[Stored data entries]
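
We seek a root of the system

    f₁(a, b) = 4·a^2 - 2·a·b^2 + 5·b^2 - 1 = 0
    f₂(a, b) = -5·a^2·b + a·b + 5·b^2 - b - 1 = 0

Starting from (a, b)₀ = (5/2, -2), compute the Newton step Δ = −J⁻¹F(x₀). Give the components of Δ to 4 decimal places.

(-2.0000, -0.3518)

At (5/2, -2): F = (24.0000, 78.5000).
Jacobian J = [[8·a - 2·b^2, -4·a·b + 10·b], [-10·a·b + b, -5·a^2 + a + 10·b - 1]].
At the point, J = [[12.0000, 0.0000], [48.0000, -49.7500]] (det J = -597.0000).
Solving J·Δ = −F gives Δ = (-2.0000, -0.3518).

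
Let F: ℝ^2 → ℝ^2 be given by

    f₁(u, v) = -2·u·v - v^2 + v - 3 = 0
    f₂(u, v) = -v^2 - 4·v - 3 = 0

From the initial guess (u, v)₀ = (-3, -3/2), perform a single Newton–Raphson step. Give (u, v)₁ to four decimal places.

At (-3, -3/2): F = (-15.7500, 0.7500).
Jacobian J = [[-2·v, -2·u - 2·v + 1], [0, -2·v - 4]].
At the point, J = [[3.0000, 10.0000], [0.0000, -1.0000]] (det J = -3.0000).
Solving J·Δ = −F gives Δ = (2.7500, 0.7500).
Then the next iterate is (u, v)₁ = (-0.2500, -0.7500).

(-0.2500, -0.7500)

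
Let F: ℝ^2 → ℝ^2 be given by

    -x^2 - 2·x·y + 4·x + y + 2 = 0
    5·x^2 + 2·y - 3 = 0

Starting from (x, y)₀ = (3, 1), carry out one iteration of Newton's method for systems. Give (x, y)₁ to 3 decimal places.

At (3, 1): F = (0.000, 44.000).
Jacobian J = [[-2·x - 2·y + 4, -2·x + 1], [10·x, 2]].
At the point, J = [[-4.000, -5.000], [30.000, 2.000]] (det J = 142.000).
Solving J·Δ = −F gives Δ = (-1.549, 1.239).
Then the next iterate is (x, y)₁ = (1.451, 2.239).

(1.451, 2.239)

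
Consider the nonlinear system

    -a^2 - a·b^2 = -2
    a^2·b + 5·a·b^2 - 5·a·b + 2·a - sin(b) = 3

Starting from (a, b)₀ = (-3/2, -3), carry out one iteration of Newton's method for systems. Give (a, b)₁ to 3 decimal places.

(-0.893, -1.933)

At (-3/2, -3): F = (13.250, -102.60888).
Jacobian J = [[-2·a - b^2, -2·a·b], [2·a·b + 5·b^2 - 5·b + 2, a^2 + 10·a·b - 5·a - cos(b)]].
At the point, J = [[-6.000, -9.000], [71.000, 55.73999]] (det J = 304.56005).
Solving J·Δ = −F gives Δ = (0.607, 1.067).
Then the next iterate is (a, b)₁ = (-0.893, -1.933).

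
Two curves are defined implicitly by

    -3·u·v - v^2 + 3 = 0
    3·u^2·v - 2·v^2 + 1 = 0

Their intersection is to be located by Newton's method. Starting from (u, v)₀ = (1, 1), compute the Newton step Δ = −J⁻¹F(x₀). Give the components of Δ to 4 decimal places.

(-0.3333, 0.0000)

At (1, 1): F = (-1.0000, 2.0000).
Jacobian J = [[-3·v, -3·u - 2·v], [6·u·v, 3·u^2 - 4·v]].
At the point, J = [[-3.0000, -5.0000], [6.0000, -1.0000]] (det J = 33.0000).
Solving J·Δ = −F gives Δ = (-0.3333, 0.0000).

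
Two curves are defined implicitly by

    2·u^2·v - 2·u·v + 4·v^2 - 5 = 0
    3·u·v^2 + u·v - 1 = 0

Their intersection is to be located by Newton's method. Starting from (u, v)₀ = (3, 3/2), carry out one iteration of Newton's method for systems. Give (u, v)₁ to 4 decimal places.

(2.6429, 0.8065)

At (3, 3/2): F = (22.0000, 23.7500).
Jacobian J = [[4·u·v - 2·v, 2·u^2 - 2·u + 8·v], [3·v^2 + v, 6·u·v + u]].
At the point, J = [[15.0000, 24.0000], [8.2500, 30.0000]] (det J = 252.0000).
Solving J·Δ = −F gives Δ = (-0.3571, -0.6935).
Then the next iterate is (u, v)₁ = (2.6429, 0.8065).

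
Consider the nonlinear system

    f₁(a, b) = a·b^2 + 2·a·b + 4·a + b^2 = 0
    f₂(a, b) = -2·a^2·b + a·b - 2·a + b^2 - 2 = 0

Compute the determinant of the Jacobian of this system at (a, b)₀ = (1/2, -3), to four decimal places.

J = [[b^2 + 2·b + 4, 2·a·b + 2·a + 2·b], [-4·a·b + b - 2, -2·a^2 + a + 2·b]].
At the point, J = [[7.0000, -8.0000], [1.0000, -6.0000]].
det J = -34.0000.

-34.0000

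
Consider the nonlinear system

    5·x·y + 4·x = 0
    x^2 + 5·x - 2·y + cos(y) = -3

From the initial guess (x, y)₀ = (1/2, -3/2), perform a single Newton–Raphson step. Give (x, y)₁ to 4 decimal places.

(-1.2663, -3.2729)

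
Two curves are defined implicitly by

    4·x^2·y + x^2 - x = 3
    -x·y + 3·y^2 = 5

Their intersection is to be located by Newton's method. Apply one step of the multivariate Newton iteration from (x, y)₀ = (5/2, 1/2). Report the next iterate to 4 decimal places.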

* [TO DO]: The response should reproduce every entry above exactly.

* [ANSWER BELOW]:
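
We seek a root of the system

    f₁(a, b) = 4·a^2 - 2·a·b^2 + 5·b^2 - 1 = 0
    f₂(a, b) = -5·a^2·b + a·b + 5·b^2 - b - 1 = 0

Starting from (a, b)₀ = (5/2, -2), compute the Newton step Δ = −J⁻¹F(x₀). Give the components of Δ to 4 decimal places.

(-2.0000, -0.3518)

At (5/2, -2): F = (24.0000, 78.5000).
Jacobian J = [[8·a - 2·b^2, -4·a·b + 10·b], [-10·a·b + b, -5·a^2 + a + 10·b - 1]].
At the point, J = [[12.0000, 0.0000], [48.0000, -49.7500]] (det J = -597.0000).
Solving J·Δ = −F gives Δ = (-2.0000, -0.3518).

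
Let F: ℝ^2 → ℝ^2 be given by

    f₁(u, v) = -2·u·v - v^2 + v - 3 = 0
    f₂(u, v) = -v^2 - 4·v - 3 = 0

From the initial guess (u, v)₀ = (-3, -3/2), perform a single Newton–Raphson step. Give (u, v)₁ to four decimal places.

At (-3, -3/2): F = (-15.7500, 0.7500).
Jacobian J = [[-2·v, -2·u - 2·v + 1], [0, -2·v - 4]].
At the point, J = [[3.0000, 10.0000], [0.0000, -1.0000]] (det J = -3.0000).
Solving J·Δ = −F gives Δ = (2.7500, 0.7500).
Then the next iterate is (u, v)₁ = (-0.2500, -0.7500).

(-0.2500, -0.7500)

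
Let F: ℝ^2 → ℝ^2 be given by

    -x^2 - 2·x·y + 4·x + y + 2 = 0
    5·x^2 + 2·y - 3 = 0

Starting from (x, y)₀ = (3, 1), carry out one iteration of Newton's method for systems. Give (x, y)₁ to 3 decimal places.

At (3, 1): F = (0.000, 44.000).
Jacobian J = [[-2·x - 2·y + 4, -2·x + 1], [10·x, 2]].
At the point, J = [[-4.000, -5.000], [30.000, 2.000]] (det J = 142.000).
Solving J·Δ = −F gives Δ = (-1.549, 1.239).
Then the next iterate is (x, y)₁ = (1.451, 2.239).

(1.451, 2.239)

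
Consider the nonlinear system

    -a^2 - a·b^2 = -2
    a^2·b + 5·a·b^2 - 5·a·b + 2·a - sin(b) = 3

Starting from (a, b)₀ = (-3/2, -3), carry out one iteration of Newton's method for systems. Give (a, b)₁ to 3 decimal places.

(-0.893, -1.933)

At (-3/2, -3): F = (13.250, -102.60888).
Jacobian J = [[-2·a - b^2, -2·a·b], [2·a·b + 5·b^2 - 5·b + 2, a^2 + 10·a·b - 5·a - cos(b)]].
At the point, J = [[-6.000, -9.000], [71.000, 55.73999]] (det J = 304.56005).
Solving J·Δ = −F gives Δ = (0.607, 1.067).
Then the next iterate is (a, b)₁ = (-0.893, -1.933).

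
Two curves are defined implicitly by

    -3·u·v - v^2 + 3 = 0
    3·u^2·v - 2·v^2 + 1 = 0

Their intersection is to be located by Newton's method. Starting from (u, v)₀ = (1, 1), compute the Newton step Δ = −J⁻¹F(x₀). Give the components of Δ to 4 decimal places.

(-0.3333, 0.0000)

At (1, 1): F = (-1.0000, 2.0000).
Jacobian J = [[-3·v, -3·u - 2·v], [6·u·v, 3·u^2 - 4·v]].
At the point, J = [[-3.0000, -5.0000], [6.0000, -1.0000]] (det J = 33.0000).
Solving J·Δ = −F gives Δ = (-0.3333, 0.0000).

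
Two curves are defined implicitly by

    2·u^2·v - 2·u·v + 4·v^2 - 5 = 0
    3·u·v^2 + u·v - 1 = 0

Their intersection is to be located by Newton's method. Starting from (u, v)₀ = (3, 3/2), carry out one iteration of Newton's method for systems. Give (u, v)₁ to 4 decimal places.

(2.6429, 0.8065)

At (3, 3/2): F = (22.0000, 23.7500).
Jacobian J = [[4·u·v - 2·v, 2·u^2 - 2·u + 8·v], [3·v^2 + v, 6·u·v + u]].
At the point, J = [[15.0000, 24.0000], [8.2500, 30.0000]] (det J = 252.0000).
Solving J·Δ = −F gives Δ = (-0.3571, -0.6935).
Then the next iterate is (u, v)₁ = (2.6429, 0.8065).

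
Consider the nonlinear system

    f₁(a, b) = a·b^2 + 2·a·b + 4·a + b^2 = 0
    f₂(a, b) = -2·a^2·b + a·b - 2·a + b^2 - 2 = 0

Compute the determinant of the Jacobian of this system at (a, b)₀ = (1/2, -3), to four decimal places.

J = [[b^2 + 2·b + 4, 2·a·b + 2·a + 2·b], [-4·a·b + b - 2, -2·a^2 + a + 2·b]].
At the point, J = [[7.0000, -8.0000], [1.0000, -6.0000]].
det J = -34.0000.

-34.0000

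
Consider the nonlinear system

    5·x·y + 4·x = 0
    x^2 + 5·x - 2·y + cos(y) = -3

From the initial guess (x, y)₀ = (1/2, -3/2), perform a single Newton–Raphson step. Give (x, y)₁ to 4 decimal places.

(-1.2663, -3.2729)

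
Two curves are defined implicitly by

    4·x^2·y + x^2 - x = 3
    -x·y + 3·y^2 = 5

Their intersection is to be located by Newton's method. Apply one step of the multivariate Newton iteration from (x, y)₀ = (5/2, 1/2). Report the next iterate to 4 decimal places.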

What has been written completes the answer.